** ABOUT THIS EXERCISE **
Which lines of the records contain the word "outgoing"? Show each of them.

⟨

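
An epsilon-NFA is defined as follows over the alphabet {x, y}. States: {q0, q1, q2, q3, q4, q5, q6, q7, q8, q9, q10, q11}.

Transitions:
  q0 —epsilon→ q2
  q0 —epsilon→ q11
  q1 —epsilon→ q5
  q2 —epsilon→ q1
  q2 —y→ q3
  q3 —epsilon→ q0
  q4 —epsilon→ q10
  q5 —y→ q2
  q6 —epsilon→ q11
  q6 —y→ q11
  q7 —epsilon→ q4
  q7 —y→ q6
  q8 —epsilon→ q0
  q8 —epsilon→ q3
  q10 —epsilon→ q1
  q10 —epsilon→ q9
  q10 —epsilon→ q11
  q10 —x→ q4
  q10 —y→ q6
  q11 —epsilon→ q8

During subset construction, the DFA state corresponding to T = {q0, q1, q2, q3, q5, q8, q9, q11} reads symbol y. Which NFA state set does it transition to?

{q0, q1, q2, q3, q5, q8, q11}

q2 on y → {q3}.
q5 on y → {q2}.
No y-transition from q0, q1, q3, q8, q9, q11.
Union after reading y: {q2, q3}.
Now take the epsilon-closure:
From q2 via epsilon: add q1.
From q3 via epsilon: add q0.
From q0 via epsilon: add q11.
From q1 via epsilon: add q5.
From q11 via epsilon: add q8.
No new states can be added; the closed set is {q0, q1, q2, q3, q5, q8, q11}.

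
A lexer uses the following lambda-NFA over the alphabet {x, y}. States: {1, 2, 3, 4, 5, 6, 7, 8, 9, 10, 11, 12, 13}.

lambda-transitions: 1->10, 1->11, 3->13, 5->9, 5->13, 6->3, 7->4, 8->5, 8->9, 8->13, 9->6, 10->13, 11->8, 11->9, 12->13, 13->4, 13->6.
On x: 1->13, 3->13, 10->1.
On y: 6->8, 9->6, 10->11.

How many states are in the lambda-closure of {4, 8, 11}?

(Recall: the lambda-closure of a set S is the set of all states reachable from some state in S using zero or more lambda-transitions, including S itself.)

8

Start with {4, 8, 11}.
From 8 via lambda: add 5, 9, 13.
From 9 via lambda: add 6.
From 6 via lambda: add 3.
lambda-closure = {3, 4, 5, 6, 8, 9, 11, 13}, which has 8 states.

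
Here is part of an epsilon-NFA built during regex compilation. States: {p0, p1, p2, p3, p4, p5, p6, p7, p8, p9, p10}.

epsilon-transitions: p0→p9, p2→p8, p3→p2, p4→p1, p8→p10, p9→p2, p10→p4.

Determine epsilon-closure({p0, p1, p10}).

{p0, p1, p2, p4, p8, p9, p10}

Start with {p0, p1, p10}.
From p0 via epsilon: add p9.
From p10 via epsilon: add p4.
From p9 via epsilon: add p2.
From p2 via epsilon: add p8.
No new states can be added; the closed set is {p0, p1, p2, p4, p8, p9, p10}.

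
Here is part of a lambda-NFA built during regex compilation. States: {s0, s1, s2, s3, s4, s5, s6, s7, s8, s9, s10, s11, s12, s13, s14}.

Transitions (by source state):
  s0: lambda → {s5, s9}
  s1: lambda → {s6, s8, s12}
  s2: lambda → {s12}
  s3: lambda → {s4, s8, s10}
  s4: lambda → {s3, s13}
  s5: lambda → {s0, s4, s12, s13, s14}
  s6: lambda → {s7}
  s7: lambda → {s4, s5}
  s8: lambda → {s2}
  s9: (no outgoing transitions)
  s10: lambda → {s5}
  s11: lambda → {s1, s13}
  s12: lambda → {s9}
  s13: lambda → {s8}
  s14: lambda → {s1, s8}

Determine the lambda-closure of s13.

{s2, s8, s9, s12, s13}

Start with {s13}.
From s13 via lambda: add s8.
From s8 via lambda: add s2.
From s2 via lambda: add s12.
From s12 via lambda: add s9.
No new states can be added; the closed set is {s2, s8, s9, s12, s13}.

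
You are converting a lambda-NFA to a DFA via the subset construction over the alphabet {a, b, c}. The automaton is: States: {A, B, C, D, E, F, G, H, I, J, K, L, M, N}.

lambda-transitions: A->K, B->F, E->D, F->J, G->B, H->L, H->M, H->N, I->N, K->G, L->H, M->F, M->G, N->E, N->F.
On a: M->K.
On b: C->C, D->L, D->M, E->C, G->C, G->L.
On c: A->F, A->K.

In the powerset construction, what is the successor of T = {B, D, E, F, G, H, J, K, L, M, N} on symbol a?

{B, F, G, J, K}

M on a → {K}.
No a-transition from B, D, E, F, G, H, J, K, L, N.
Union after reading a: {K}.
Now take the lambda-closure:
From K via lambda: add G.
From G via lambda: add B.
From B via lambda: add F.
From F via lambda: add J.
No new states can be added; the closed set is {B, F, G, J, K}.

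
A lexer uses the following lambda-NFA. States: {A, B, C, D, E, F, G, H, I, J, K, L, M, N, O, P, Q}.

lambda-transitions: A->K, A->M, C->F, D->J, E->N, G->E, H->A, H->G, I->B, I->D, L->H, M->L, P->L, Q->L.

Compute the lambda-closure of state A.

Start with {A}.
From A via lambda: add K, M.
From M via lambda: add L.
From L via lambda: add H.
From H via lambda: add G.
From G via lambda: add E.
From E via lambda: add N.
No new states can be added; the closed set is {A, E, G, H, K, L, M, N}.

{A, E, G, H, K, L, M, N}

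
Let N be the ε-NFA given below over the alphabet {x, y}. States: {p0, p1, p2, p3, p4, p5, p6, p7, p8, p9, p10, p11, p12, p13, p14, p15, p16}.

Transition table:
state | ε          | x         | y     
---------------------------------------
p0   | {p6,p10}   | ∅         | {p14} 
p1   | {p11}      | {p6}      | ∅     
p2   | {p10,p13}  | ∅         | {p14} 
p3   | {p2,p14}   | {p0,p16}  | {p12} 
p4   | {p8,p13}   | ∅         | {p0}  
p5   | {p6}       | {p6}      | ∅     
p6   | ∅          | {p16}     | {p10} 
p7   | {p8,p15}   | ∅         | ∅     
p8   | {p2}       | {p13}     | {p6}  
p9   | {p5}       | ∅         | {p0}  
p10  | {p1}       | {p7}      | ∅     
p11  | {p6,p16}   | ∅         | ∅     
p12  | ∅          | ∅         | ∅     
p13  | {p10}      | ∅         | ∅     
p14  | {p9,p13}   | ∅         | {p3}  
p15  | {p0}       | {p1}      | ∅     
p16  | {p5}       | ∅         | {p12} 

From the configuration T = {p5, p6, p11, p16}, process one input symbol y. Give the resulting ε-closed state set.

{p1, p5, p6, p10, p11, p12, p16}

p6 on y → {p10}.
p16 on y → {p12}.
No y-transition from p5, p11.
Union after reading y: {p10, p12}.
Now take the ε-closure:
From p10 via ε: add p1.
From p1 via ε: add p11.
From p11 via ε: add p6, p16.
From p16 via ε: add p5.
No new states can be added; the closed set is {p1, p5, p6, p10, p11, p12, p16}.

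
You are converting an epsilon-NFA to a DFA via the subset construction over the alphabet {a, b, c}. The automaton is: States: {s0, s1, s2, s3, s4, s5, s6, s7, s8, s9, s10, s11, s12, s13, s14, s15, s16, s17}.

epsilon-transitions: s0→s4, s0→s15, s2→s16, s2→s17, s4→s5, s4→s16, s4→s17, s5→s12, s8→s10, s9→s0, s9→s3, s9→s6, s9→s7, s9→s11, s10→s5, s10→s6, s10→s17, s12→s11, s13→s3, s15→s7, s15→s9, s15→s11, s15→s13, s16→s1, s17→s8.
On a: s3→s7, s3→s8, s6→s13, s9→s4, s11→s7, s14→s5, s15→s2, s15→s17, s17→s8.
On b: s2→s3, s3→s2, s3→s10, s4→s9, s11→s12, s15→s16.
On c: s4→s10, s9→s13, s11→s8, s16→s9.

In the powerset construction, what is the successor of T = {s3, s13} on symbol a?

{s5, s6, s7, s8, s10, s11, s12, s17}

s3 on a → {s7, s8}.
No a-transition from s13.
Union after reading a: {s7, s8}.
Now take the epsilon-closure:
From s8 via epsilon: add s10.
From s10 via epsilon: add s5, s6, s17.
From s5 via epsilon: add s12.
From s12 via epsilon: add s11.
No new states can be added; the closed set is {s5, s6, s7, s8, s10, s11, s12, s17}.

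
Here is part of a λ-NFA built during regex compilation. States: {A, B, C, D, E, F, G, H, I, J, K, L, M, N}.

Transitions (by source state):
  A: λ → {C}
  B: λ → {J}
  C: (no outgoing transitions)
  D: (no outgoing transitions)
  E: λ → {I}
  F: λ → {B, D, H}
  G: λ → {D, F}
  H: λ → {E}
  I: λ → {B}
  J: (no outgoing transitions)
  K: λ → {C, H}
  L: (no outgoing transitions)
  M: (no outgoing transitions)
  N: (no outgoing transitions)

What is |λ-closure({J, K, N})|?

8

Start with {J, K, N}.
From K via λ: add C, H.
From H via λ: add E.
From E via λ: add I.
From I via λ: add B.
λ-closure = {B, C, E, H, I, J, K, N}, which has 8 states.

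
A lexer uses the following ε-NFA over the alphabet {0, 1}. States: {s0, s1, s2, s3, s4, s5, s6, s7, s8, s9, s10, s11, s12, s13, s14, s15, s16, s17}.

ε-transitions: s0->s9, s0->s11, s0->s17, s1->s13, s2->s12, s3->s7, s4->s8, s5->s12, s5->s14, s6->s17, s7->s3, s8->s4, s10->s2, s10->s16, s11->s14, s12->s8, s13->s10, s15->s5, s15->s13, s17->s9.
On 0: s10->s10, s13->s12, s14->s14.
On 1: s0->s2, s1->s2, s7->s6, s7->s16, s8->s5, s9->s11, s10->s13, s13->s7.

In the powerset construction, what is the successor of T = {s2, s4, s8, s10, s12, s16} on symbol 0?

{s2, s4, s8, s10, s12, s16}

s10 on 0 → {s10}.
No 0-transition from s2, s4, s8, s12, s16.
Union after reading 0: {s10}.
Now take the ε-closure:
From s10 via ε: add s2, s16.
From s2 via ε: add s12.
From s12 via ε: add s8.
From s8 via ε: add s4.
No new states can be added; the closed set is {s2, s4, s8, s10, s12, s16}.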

⟩

** RESULT OF THE EXERCISE **
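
  s9: (no outgoing transitions)
  C: (no outgoing transitions)
  D: (no outgoing transitions)
  J: (no outgoing transitions)
  L: (no outgoing transitions)
  M: (no outgoing transitions)
  N: (no outgoing transitions)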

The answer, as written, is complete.